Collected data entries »
______
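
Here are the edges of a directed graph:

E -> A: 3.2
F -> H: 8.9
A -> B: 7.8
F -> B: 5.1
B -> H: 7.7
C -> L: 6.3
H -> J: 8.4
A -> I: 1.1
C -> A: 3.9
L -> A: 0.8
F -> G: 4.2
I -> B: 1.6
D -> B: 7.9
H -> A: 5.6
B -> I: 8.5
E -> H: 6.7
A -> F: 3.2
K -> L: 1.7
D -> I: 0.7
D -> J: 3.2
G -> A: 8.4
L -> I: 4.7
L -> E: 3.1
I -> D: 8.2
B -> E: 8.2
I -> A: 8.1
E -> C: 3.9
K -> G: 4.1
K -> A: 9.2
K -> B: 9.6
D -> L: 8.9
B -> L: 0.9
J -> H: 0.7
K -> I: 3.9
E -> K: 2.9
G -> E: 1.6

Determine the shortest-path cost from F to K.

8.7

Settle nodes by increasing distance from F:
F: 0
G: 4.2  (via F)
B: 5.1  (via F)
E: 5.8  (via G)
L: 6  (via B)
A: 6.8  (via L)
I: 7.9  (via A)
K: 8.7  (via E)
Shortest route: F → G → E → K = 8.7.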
______
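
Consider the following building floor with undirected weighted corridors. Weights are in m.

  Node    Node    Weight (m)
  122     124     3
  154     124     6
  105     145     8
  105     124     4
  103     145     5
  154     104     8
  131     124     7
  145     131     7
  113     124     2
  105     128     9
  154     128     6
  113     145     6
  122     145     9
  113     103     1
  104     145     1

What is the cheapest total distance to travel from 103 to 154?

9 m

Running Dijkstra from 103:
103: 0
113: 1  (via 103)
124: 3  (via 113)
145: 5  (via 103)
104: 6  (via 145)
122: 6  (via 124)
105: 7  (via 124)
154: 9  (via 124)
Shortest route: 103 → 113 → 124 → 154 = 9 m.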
______
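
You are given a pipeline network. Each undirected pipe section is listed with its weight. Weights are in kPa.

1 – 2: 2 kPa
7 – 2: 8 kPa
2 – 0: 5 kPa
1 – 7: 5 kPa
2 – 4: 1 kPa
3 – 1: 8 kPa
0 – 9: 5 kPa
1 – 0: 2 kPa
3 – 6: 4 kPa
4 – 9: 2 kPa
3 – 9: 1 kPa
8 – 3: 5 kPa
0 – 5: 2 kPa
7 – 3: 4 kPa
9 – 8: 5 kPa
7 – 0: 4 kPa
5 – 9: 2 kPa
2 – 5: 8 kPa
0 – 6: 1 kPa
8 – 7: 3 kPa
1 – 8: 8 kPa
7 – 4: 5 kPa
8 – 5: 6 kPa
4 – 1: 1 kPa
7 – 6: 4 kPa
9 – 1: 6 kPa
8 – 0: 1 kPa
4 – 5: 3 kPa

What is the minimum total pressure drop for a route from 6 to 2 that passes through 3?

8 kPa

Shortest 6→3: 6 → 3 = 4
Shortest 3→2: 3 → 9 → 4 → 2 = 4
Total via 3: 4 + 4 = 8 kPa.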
______
WORK ITEM » Match on "undirected": copy every line in the records that has it.

EXERCISE SOLUTION »
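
Consider the following building floor with undirected weighted corridors. Weights are in m.
You are given a pipeline network. Each undirected pipe section is listed with its weight. Weights are in kPa.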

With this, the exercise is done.